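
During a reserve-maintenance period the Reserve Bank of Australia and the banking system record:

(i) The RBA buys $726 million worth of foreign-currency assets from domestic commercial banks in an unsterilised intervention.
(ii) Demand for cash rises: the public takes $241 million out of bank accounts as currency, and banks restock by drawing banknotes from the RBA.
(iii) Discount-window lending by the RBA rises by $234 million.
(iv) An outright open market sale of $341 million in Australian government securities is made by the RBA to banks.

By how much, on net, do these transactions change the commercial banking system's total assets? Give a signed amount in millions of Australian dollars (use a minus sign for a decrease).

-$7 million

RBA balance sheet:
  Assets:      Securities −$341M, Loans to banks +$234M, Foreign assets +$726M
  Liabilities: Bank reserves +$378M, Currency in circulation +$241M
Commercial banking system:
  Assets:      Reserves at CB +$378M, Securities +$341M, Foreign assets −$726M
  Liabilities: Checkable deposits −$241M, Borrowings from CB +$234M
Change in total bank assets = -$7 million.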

··········

Write out every line of the data exactly, leaving nothing out.

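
During a reserve-maintenance period the Reserve Bank of Australia and the banking system record:

(i) The RBA buys $726 million worth of foreign-currency assets from domestic commercial banks in an unsterilised intervention.
(ii) Demand for cash rises: the public takes $241 million out of bank accounts as currency, and banks restock by drawing banknotes from the RBA.
(iii) Discount-window lending by the RBA rises by $234 million.
(iv) An outright open market sale of $341 million in Australian government securities is made by the RBA to banks.

By how much, on net, do these transactions change the commercial banking system's total assets? Give a signed amount in millions of Australian dollars (use a minus sign for a decrease).

-$7 million

RBA balance sheet:
  Assets:      Securities −$341M, Loans to banks +$234M, Foreign assets +$726M
  Liabilities: Bank reserves +$378M, Currency in circulation +$241M
Commercial banking system:
  Assets:      Reserves at CB +$378M, Securities +$341M, Foreign assets −$726M
  Liabilities: Checkable deposits −$241M, Borrowings from CB +$234M
Change in total bank assets = -$7 million.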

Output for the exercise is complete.